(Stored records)
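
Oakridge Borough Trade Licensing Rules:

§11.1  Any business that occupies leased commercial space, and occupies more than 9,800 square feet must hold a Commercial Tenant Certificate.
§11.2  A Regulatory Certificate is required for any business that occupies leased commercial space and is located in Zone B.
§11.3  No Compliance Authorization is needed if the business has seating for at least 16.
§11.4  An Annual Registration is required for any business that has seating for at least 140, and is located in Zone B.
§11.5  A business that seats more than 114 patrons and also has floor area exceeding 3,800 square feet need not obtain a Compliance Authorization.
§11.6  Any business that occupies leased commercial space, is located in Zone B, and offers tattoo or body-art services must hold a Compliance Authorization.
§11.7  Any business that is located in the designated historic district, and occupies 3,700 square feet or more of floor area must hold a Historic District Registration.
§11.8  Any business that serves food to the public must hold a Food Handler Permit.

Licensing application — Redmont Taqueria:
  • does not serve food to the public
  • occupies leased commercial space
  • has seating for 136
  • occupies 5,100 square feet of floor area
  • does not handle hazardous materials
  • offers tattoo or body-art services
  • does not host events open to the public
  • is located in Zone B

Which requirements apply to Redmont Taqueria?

Regulatory Certificate

§11.1 occupies leased commercial space; floor area 5,100 square feet ≤ 9,800 square feet → Commercial Tenant Certificate not required.
§11.2 occupies leased commercial space; is located in Zone B → Regulatory Certificate required.
§11.3 seating 136 ≥ 16 → exempt from Compliance Authorization.
§11.4 seating 136 < 140; is located in Zone B → Annual Registration not required.
§11.5 seating 136 > 114; floor area 5,100 square feet > 3,800 square feet → exempt from Compliance Authorization.
§11.6 occupies leased commercial space; is located in Zone B; offers tattoo or body-art services → Compliance Authorization required.
§11.7 is located in Zone B (not: is located in the designated historic district); floor area 5,100 square feet ≥ 3,700 square feet → Historic District Registration not required.
§11.8 does not serve food to the public → Food Handler Permit not required.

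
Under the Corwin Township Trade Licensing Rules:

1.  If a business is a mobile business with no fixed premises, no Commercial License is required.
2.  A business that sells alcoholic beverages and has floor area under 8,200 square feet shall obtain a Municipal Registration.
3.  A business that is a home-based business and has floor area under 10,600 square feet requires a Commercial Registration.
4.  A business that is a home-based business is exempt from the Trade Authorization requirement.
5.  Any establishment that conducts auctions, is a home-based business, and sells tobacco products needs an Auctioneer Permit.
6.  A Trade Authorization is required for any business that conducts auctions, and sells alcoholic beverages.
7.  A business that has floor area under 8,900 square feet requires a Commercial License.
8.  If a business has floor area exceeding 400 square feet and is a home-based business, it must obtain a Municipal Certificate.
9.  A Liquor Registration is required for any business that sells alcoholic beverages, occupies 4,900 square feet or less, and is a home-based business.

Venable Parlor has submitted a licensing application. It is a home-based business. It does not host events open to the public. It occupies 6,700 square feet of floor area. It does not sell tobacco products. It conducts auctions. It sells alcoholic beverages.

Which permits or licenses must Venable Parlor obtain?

1. is a home-based business (not: is a mobile business with no fixed premises) → Commercial License exemption does not apply.
2. sells alcoholic beverages; floor area 6,700 square feet < 8,200 square feet → Municipal Registration required.
3. is a home-based business; floor area 6,700 square feet < 10,600 square feet → Commercial Registration required.
4. is a home-based business → exempt from Trade Authorization.
5. conducts auctions; is a home-based business; does not sell tobacco products → Auctioneer Permit not required.
6. conducts auctions; sells alcoholic beverages → Trade Authorization required.
7. floor area 6,700 square feet < 8,900 square feet → Commercial License required.
8. floor area 6,700 square feet > 400 square feet; is a home-based business → Municipal Certificate required.
9. sells alcoholic beverages; floor area 6,700 square feet > 4,900 square feet; is a home-based business → Liquor Registration not required.

Commercial License, Commercial Registration, Municipal Certificate, Municipal Registration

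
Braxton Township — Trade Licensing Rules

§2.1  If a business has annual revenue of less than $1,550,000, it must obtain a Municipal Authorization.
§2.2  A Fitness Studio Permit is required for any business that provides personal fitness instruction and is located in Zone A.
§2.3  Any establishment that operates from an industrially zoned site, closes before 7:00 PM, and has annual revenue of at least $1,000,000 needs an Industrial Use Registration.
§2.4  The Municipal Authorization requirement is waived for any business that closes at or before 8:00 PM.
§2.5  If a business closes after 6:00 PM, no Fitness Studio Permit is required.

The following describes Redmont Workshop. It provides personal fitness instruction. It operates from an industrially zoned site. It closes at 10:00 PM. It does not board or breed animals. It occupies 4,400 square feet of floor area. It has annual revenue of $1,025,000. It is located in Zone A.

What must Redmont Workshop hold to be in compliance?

§2.1 revenue $1,025,000 < $1,550,000 → Municipal Authorization required.
§2.2 provides personal fitness instruction; is located in Zone A → Fitness Studio Permit required.
§2.3 operates from an industrially zoned site; closes 10:00 PM, after 7:00 PM; revenue $1,025,000 ≥ $1,000,000 → Industrial Use Registration not required.
§2.4 closes 10:00 PM, after 8:00 PM → Municipal Authorization exemption does not apply.
§2.5 closes 10:00 PM, after 6:00 PM → exempt from Fitness Studio Permit.

Municipal Authorization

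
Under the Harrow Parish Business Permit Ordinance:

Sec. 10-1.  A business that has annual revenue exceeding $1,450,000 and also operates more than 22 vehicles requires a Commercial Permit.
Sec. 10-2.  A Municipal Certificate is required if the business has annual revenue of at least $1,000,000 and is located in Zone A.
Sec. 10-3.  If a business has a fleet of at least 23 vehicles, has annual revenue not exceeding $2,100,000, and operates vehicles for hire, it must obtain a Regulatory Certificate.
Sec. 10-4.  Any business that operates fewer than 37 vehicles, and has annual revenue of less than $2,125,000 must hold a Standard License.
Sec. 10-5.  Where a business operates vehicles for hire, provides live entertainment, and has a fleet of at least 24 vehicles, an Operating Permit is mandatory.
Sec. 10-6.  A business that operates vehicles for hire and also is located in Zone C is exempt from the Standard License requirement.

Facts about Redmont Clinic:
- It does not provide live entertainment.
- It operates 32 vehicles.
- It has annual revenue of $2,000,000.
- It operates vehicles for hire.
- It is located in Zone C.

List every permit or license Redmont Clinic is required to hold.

Sec. 10-1. revenue $2,000,000 > $1,450,000; vehicles 32 > 22 → Commercial Permit required.
Sec. 10-2. revenue $2,000,000 ≥ $1,000,000; is located in Zone C (not: is located in Zone A) → Municipal Certificate not required.
Sec. 10-3. vehicles 32 ≥ 23; revenue $2,000,000 ≤ $2,100,000; operates vehicles for hire → Regulatory Certificate required.
Sec. 10-4. vehicles 32 < 37; revenue $2,000,000 < $2,125,000 → Standard License required.
Sec. 10-5. operates vehicles for hire; does not provide live entertainment; vehicles 32 ≥ 24 → Operating Permit not required.
Sec. 10-6. operates vehicles for hire; is located in Zone C → exempt from Standard License.

Commercial Permit, Regulatory Certificate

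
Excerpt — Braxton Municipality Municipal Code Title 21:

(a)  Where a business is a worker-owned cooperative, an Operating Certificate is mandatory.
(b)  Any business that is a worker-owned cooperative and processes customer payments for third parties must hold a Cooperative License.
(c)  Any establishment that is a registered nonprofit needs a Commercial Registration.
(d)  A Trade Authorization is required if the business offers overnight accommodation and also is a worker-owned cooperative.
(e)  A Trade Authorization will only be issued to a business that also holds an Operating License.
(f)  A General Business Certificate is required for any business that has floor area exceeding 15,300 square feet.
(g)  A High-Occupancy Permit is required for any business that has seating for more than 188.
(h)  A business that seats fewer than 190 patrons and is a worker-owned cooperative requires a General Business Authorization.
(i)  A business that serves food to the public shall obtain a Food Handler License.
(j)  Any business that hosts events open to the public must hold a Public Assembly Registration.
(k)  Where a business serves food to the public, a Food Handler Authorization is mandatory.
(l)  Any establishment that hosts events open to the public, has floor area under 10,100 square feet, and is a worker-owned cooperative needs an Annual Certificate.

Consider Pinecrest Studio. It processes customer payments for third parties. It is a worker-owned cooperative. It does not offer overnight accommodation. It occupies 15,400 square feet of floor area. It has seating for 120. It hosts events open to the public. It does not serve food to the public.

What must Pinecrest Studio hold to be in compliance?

(a) is a worker-owned cooperative → Operating Certificate required.
(b) is a worker-owned cooperative; processes customer payments for third parties → Cooperative License required.
(c) is a worker-owned cooperative (not: is a registered nonprofit) → Commercial Registration not required.
(d) does not offer overnight accommodation; is a worker-owned cooperative → Trade Authorization not required.
(e) Trade Authorization is not required → no effect.
(f) floor area 15,400 square feet > 15,300 square feet → General Business Certificate required.
(g) seating 120 ≤ 188 → High-Occupancy Permit not required.
(h) seating 120 < 190; is a worker-owned cooperative → General Business Authorization required.
(i) does not serve food to the public → Food Handler License not required.
(j) hosts events open to the public → Public Assembly Registration required.
(k) does not serve food to the public → Food Handler Authorization not required.
(l) hosts events open to the public; floor area 15,400 square feet ≥ 10,100 square feet; is a worker-owned cooperative → Annual Certificate not required.

Cooperative License, General Business Authorization, General Business Certificate, Operating Certificate, Public Assembly Registration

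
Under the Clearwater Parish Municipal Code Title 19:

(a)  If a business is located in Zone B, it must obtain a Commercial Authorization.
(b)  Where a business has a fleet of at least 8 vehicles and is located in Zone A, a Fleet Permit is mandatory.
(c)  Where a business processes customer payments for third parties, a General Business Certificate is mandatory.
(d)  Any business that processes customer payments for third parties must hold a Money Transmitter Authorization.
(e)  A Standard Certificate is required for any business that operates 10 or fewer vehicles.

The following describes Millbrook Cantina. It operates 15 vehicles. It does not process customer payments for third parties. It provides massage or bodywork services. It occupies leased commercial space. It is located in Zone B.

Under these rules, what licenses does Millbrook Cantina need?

(a) is located in Zone B → Commercial Authorization required.
(b) vehicles 15 ≥ 8; is located in Zone B (not: is located in Zone A) → Fleet Permit not required.
(c) does not process customer payments for third parties → General Business Certificate not required.
(d) does not process customer payments for third parties → Money Transmitter Authorization not required.
(e) vehicles 15 > 10 → Standard Certificate not required.

Commercial Authorization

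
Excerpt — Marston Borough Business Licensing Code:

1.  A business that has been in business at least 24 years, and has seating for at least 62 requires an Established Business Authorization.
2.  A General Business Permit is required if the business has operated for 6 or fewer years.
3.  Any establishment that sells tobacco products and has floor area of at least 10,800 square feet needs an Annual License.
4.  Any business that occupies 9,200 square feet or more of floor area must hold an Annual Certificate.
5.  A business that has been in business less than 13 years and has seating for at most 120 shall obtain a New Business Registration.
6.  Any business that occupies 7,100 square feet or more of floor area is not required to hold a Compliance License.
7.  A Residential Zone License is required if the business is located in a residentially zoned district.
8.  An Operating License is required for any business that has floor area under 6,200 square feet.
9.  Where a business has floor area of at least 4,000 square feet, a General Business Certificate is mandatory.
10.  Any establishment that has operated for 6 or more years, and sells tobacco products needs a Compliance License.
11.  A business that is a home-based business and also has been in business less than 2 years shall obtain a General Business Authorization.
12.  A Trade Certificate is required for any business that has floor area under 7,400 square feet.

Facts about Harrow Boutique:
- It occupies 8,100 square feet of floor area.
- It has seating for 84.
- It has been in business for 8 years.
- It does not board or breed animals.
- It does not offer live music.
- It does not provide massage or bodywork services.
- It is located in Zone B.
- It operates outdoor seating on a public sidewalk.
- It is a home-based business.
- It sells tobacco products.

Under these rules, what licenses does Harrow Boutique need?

General Business Certificate, New Business Registration

1. years in business 8 < 24; seating 84 ≥ 62 → Established Business Authorization not required.
2. years in business 8 > 6 → General Business Permit not required.
3. sells tobacco products; floor area 8,100 square feet < 10,800 square feet → Annual License not required.
4. floor area 8,100 square feet < 9,200 square feet → Annual Certificate not required.
5. years in business 8 < 13; seating 84 ≤ 120 → New Business Registration required.
6. floor area 8,100 square feet ≥ 7,100 square feet → exempt from Compliance License.
7. is located in Zone B (not: is located in a residentially zoned district) → Residential Zone License not required.
8. floor area 8,100 square feet ≥ 6,200 square feet → Operating License not required.
9. floor area 8,100 square feet ≥ 4,000 square feet → General Business Certificate required.
10. years in business 8 ≥ 6; sells tobacco products → Compliance License required.
11. is a home-based business; years in business 8 ≥ 2 → General Business Authorization not required.
12. floor area 8,100 square feet ≥ 7,400 square feet → Trade Certificate not required.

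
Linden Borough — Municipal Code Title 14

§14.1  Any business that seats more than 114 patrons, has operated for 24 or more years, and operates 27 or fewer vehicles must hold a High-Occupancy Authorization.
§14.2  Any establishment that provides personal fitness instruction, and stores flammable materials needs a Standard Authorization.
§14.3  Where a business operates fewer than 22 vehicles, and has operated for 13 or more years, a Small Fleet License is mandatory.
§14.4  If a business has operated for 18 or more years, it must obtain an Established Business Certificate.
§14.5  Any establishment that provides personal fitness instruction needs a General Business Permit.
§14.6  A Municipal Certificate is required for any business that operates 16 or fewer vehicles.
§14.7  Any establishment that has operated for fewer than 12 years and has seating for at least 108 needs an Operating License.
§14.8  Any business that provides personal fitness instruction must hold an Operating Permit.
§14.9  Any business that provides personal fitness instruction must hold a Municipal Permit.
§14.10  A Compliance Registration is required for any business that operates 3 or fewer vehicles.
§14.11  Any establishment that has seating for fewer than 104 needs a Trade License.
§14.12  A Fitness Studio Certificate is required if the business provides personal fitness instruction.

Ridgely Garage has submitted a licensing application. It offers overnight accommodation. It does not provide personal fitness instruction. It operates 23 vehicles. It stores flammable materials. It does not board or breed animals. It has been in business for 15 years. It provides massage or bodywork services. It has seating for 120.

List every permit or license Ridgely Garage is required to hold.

None

§14.1 seating 120 > 114; years in business 15 < 24; vehicles 23 ≤ 27 → High-Occupancy Authorization not required.
§14.2 does not provide personal fitness instruction; stores flammable materials → Standard Authorization not required.
§14.3 vehicles 23 ≥ 22; years in business 15 ≥ 13 → Small Fleet License not required.
§14.4 years in business 15 < 18 → Established Business Certificate not required.
§14.5 does not provide personal fitness instruction → General Business Permit not required.
§14.6 vehicles 23 > 16 → Municipal Certificate not required.
§14.7 years in business 15 ≥ 12; seating 120 ≥ 108 → Operating License not required.
§14.8 does not provide personal fitness instruction → Operating Permit not required.
§14.9 does not provide personal fitness instruction → Municipal Permit not required.
§14.10 vehicles 23 > 3 → Compliance Registration not required.
§14.11 seating 120 ≥ 104 → Trade License not required.
§14.12 does not provide personal fitness instruction → Fitness Studio Certificate not required.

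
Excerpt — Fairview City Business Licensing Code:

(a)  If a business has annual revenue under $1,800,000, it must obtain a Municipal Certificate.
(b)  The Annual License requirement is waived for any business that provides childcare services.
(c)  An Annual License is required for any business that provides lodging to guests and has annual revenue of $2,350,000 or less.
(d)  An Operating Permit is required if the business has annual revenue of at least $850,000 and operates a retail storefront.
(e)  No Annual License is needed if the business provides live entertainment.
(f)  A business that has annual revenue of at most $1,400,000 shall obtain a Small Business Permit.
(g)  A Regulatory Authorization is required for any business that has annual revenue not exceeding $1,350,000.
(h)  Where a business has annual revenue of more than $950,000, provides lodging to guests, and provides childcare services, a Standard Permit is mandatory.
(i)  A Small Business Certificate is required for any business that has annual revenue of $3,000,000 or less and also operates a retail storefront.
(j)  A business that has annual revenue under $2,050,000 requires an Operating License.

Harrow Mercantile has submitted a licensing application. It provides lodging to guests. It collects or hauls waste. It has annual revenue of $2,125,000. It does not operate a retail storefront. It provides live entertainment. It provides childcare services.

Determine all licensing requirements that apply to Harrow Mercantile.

(a) revenue $2,125,000 ≥ $1,800,000 → Municipal Certificate not required.
(b) provides childcare services → exempt from Annual License.
(c) provides lodging to guests; revenue $2,125,000 ≤ $2,350,000 → Annual License required.
(d) revenue $2,125,000 ≥ $850,000; does not operate a retail storefront → Operating Permit not required.
(e) provides live entertainment → exempt from Annual License.
(f) revenue $2,125,000 > $1,400,000 → Small Business Permit not required.
(g) revenue $2,125,000 > $1,350,000 → Regulatory Authorization not required.
(h) revenue $2,125,000 > $950,000; provides lodging to guests; provides childcare services → Standard Permit required.
(i) revenue $2,125,000 ≤ $3,000,000; does not operate a retail storefront → Small Business Certificate not required.
(j) revenue $2,125,000 ≥ $2,050,000 → Operating License not required.

Standard Permit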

- **Problem requirements**: Spot the lines above that mention "needed" and copy them.

- **Result**:
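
§11.3  No Compliance Authorization is needed if the business has seating for at least 16.
(e)  No Annual License is needed if the business provides live entertainment.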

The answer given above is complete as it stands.